Would you write out the entries below, every one of them, exactly?

· · · · · · ·

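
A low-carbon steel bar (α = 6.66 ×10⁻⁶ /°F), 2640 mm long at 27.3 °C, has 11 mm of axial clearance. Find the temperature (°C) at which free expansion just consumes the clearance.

α = 6.66×10⁻⁶/°F × 9/5 = 12.0×10⁻⁶/K.
α·L₀·ΔT = 11.0 mm ⇒ ΔT = 11.0 / (12.0×10⁻⁶ × 2640.0) = 347.6 K.
T = 27.3 + 347.6 = 374.9 °C.

375 °C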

· · · · · · ·

■ **PROBLEM SOLUTION**
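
A low-carbon steel bar (α = 6.66 ×10⁻⁶ /°F), 2640 mm long at 27.3 °C, has 11 mm of axial clearance. Find the temperature (°C) at which free expansion just consumes the clearance.

α = 6.66×10⁻⁶/°F × 9/5 = 12.0×10⁻⁶/K.
α·L₀·ΔT = 11.0 mm ⇒ ΔT = 11.0 / (12.0×10⁻⁶ × 2640.0) = 347.6 K.
T = 27.3 + 347.6 = 374.9 °C.

375 °C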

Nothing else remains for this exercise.